### Exercise requirements:
Every record should be written out exactly, please.

Saved data entries
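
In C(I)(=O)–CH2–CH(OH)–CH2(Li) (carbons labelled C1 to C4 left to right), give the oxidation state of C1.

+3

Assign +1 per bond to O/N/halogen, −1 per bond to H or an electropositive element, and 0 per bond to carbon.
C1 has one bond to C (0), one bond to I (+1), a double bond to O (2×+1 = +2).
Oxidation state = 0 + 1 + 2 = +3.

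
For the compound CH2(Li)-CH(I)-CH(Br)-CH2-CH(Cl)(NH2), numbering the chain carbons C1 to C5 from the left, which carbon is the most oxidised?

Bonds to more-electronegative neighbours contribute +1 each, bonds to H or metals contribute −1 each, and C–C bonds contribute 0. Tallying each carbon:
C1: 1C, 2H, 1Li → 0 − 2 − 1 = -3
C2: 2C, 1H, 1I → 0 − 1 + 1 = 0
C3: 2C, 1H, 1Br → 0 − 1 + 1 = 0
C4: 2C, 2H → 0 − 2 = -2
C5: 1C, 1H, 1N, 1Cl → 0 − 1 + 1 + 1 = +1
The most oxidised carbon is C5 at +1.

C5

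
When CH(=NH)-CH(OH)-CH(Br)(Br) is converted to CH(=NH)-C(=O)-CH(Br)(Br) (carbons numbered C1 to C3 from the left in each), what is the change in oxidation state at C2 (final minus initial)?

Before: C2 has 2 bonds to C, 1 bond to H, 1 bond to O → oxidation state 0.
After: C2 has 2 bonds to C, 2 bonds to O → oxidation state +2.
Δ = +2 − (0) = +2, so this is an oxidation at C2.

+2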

### Written solution:
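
In C(I)(=O)–CH2–CH(OH)–CH2(Li) (carbons labelled C1 to C4 left to right), give the oxidation state of C1.

+3

Assign +1 per bond to O/N/halogen, −1 per bond to H or an electropositive element, and 0 per bond to carbon.
C1 has one bond to C (0), one bond to I (+1), a double bond to O (2×+1 = +2).
Oxidation state = 0 + 1 + 2 = +3.

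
For the compound CH2(Li)-CH(I)-CH(Br)-CH2-CH(Cl)(NH2), numbering the chain carbons C1 to C5 from the left, which carbon is the most oxidised?

Bonds to more-electronegative neighbours contribute +1 each, bonds to H or metals contribute −1 each, and C–C bonds contribute 0. Tallying each carbon:
C1: 1C, 2H, 1Li → 0 − 2 − 1 = -3
C2: 2C, 1H, 1I → 0 − 1 + 1 = 0
C3: 2C, 1H, 1Br → 0 − 1 + 1 = 0
C4: 2C, 2H → 0 − 2 = -2
C5: 1C, 1H, 1N, 1Cl → 0 − 1 + 1 + 1 = +1
The most oxidised carbon is C5 at +1.

C5

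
When CH(=NH)-CH(OH)-CH(Br)(Br) is converted to CH(=NH)-C(=O)-CH(Br)(Br) (carbons numbered C1 to C3 from the left in each), what is the change in oxidation state at C2 (final minus initial)?

Before: C2 has 2 bonds to C, 1 bond to H, 1 bond to O → oxidation state 0.
After: C2 has 2 bonds to C, 2 bonds to O → oxidation state +2.
Δ = +2 − (0) = +2, so this is an oxidation at C2.

+2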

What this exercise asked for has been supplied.